Task statement
Set down the material exactly as given, please, from its first line through the line that includes "- The drawing".

----------

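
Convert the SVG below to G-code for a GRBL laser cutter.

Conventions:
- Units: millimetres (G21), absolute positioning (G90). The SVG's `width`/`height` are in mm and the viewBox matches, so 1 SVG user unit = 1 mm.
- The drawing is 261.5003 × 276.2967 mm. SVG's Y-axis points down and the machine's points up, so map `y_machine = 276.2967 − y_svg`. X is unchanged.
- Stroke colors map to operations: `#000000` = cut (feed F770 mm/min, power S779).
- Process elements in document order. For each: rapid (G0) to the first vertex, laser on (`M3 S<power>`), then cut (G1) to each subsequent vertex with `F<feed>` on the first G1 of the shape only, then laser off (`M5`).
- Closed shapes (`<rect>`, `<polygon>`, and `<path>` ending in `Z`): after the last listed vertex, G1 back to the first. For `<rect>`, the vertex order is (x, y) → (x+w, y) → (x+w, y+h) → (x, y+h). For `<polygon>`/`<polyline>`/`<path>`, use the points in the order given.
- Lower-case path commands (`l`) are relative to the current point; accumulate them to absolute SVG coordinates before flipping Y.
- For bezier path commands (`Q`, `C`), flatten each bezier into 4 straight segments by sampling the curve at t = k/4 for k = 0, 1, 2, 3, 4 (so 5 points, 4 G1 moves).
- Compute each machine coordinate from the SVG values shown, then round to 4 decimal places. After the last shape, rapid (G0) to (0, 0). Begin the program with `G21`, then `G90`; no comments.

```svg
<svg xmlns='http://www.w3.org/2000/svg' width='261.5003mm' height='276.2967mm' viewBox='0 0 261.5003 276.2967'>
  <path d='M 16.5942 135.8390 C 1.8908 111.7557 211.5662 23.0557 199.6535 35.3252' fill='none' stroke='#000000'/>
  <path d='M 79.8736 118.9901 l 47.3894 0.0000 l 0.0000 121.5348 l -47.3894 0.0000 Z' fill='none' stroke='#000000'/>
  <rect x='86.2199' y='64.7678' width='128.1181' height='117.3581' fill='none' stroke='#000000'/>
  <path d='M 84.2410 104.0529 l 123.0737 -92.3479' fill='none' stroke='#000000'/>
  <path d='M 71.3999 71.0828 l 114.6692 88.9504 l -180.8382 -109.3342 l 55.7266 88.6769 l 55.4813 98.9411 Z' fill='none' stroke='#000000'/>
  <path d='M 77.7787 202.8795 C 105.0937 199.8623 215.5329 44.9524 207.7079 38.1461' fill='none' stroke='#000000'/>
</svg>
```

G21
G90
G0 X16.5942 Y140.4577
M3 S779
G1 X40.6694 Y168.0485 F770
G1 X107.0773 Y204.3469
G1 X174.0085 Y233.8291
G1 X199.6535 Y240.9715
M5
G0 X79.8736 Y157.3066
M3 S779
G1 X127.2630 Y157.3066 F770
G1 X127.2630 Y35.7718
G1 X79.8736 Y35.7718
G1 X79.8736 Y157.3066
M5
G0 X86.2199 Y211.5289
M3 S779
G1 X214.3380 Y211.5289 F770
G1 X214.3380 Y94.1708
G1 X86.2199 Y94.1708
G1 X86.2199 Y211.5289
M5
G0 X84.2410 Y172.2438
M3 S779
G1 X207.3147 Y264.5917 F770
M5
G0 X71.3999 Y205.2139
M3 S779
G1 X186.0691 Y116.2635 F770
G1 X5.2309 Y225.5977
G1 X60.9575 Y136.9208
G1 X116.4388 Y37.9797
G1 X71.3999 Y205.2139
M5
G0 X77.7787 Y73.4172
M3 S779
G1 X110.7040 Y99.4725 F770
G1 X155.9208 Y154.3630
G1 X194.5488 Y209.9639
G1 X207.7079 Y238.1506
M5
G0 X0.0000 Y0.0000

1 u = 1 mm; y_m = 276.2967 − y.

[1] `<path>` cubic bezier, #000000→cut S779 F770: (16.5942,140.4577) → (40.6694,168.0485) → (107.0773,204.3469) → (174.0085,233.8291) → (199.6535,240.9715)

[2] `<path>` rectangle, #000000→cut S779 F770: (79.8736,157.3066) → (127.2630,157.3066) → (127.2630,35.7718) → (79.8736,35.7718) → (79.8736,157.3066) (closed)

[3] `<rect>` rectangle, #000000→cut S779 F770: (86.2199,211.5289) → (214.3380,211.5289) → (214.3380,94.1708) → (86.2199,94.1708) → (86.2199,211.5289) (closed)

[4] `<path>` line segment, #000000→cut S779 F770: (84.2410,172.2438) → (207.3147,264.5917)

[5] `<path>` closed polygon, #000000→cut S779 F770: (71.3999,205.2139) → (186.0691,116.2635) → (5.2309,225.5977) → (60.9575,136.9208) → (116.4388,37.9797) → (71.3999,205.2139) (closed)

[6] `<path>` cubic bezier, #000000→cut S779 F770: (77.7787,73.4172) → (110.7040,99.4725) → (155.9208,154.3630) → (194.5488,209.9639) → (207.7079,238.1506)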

----------

Answer to this exercise
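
Convert the SVG below to G-code for a GRBL laser cutter.

Conventions:
- Units: millimetres (G21), absolute positioning (G90). The SVG's `width`/`height` are in mm and the viewBox matches, so 1 SVG user unit = 1 mm.
- The drawing is 261.5003 × 276.2967 mm. SVG's Y-axis points down and the machine's points up, so map `y_machine = 276.2967 − y_svg`. X is unchanged.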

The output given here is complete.